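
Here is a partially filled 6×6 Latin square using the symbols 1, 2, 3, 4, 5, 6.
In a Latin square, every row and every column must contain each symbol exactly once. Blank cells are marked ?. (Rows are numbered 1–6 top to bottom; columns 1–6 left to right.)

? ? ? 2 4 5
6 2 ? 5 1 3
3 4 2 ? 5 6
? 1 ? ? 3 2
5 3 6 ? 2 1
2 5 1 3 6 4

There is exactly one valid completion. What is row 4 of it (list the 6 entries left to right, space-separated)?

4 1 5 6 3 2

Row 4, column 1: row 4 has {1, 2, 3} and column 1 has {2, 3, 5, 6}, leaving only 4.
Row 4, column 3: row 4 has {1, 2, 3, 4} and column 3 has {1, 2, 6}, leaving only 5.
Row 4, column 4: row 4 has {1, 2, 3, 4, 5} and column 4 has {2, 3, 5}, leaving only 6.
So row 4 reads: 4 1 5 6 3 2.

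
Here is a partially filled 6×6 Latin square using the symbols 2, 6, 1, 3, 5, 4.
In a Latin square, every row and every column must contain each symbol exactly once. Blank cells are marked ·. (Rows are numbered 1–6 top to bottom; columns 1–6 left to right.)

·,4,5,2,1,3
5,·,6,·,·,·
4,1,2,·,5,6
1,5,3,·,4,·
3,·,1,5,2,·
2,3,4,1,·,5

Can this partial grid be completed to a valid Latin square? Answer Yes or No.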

________________________

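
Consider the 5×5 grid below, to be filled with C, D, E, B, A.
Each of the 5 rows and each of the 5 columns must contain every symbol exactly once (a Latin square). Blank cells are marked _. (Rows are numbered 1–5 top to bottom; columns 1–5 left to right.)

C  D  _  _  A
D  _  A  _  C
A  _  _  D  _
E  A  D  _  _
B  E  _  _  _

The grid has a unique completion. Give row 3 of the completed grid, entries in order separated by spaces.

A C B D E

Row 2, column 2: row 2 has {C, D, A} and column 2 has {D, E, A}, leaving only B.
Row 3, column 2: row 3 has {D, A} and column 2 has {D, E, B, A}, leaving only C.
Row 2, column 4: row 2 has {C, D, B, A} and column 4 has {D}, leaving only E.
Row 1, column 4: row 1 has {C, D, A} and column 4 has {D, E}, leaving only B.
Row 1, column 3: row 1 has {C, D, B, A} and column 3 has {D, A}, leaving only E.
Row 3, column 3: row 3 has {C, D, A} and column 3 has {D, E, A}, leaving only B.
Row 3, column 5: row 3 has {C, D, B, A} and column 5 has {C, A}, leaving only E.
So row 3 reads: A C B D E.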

________________________

Task brief: What lines in the data above contain the word "cells"? Copy them all.

Written solution:
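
In a Latin square, every row and every column must contain each symbol exactly once. Blank cells are marked ?. (Rows are numbered 1–6 top to bottom; columns 1–6 left to right.)
In a Latin square, every row and every column must contain each symbol exactly once. Blank cells are marked ·. (Rows are numbered 1–6 top to bottom; columns 1–6 left to right.)
Each of the 5 rows and each of the 5 columns must contain every symbol exactly once (a Latin square). Blank cells are marked _. (Rows are numbered 1–5 top to bottom; columns 1–5 left to right.)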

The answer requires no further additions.